Exercise details. Working from the entries below, count every line that includes the word "amplicon". Return the figure alone.

The records.
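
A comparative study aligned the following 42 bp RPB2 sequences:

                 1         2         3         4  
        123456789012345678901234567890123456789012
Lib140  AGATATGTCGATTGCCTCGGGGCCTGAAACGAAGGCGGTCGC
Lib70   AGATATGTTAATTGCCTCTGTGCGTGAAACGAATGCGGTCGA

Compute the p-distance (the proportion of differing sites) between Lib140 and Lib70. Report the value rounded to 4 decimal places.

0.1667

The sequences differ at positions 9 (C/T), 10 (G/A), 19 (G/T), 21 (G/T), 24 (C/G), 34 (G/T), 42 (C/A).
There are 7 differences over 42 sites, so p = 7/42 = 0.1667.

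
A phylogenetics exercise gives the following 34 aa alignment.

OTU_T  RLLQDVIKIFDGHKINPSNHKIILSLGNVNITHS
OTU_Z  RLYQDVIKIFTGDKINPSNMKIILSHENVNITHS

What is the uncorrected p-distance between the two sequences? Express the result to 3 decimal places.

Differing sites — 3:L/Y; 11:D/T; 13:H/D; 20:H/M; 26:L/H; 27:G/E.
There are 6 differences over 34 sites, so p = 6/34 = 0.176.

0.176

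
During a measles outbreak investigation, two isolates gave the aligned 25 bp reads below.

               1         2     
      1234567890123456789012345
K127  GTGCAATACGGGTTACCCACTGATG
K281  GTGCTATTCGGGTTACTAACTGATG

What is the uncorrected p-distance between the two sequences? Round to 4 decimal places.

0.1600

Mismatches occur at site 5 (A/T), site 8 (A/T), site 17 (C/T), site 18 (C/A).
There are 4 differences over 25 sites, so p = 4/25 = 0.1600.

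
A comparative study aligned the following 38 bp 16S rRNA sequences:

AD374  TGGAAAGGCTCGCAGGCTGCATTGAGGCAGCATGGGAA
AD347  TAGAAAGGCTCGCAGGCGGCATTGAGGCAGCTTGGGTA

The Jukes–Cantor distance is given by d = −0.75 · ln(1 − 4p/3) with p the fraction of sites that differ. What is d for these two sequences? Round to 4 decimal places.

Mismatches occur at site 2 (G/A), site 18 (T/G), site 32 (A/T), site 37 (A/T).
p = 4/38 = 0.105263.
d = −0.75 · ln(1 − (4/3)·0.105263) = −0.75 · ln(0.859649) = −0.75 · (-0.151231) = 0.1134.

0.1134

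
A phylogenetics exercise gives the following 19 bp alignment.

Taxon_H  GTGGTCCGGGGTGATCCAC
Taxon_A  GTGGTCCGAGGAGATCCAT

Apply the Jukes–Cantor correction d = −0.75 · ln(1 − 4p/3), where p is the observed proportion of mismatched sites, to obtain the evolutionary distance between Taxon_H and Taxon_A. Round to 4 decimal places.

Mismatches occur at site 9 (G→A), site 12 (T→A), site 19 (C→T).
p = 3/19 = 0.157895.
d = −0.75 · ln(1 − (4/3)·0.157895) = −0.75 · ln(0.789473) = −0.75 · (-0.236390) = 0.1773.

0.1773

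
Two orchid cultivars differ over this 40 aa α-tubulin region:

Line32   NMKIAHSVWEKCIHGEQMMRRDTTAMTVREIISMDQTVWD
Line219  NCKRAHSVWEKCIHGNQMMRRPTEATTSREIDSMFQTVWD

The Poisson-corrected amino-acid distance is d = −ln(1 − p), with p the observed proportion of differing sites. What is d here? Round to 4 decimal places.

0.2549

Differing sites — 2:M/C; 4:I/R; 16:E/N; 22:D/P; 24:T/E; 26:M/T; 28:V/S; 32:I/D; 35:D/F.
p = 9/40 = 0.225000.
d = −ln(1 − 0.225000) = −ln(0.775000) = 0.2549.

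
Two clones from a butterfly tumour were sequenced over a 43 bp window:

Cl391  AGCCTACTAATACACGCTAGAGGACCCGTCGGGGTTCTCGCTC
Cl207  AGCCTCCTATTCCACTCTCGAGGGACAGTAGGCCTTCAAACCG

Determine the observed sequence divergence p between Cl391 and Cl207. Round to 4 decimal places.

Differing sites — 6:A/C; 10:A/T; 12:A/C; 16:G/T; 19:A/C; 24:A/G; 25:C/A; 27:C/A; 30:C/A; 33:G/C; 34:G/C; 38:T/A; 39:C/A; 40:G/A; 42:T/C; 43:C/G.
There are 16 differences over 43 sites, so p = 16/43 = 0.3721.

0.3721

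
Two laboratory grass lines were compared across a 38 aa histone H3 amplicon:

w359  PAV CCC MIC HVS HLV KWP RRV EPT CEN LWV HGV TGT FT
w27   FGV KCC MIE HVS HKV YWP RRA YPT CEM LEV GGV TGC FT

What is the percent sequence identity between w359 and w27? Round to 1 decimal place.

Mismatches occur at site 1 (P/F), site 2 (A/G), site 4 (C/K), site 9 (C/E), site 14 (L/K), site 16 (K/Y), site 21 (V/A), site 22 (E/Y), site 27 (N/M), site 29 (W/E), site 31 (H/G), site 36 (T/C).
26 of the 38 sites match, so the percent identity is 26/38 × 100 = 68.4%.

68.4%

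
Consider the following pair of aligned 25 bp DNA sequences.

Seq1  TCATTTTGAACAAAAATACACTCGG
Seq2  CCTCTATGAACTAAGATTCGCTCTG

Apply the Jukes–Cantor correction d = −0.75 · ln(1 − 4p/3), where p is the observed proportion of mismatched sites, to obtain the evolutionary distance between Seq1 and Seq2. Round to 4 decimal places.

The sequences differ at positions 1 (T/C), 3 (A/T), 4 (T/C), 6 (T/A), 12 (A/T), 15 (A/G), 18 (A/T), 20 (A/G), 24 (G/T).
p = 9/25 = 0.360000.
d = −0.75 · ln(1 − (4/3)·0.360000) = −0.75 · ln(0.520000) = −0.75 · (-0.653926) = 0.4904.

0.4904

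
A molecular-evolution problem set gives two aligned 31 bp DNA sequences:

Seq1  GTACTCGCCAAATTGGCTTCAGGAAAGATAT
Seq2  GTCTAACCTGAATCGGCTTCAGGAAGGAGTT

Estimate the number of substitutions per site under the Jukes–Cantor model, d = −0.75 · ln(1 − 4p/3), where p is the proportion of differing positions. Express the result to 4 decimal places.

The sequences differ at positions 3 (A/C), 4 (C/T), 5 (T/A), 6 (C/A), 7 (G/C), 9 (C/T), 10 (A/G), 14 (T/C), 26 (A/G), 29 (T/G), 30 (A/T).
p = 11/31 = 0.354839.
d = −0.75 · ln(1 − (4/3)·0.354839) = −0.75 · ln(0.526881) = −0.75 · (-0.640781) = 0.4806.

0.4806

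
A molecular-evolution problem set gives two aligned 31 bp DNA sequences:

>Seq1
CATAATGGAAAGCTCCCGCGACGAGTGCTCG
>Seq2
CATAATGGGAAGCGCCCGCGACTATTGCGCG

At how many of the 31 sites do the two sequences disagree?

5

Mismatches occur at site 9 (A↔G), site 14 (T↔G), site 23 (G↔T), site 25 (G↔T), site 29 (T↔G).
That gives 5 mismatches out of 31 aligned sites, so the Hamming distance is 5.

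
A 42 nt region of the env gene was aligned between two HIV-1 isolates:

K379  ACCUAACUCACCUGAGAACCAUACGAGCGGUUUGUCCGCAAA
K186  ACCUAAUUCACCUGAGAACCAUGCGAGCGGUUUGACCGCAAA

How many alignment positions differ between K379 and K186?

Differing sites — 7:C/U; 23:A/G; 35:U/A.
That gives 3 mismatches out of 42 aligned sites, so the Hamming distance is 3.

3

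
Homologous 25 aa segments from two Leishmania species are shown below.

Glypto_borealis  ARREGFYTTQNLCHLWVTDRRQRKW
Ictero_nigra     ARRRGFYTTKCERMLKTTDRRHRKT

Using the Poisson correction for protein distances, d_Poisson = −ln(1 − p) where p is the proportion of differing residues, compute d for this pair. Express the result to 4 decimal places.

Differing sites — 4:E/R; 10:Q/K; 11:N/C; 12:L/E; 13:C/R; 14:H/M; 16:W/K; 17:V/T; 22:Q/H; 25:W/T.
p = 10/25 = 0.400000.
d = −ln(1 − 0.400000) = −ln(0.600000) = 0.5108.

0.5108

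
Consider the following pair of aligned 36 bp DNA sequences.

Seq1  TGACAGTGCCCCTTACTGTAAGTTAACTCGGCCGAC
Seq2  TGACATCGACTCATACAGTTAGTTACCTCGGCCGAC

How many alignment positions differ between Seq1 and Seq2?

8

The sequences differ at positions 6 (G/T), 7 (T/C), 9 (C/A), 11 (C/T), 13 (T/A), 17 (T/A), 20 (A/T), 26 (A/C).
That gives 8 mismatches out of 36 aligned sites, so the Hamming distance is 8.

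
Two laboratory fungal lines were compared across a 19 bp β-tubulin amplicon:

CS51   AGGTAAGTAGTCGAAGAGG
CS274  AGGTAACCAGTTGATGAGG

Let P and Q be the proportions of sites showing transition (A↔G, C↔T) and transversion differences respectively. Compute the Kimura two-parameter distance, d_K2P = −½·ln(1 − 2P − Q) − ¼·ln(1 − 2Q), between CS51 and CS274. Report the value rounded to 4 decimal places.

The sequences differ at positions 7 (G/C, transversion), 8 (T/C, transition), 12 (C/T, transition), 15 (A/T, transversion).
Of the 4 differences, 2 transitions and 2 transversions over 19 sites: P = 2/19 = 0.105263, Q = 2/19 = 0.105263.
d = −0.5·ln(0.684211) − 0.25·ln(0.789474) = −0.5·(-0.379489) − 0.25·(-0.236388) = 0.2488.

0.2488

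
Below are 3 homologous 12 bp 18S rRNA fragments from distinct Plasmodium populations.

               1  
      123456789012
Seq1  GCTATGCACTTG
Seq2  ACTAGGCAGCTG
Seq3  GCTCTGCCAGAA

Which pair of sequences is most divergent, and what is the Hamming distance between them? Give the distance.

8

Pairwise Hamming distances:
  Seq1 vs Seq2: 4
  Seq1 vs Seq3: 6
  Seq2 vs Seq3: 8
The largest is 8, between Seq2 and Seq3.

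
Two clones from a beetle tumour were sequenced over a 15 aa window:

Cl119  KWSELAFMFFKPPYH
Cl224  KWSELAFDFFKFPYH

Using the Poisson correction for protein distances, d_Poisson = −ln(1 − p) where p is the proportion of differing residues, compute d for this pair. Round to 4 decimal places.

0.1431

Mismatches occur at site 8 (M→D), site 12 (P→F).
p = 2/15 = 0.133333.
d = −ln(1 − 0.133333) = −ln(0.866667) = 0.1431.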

Task output. 2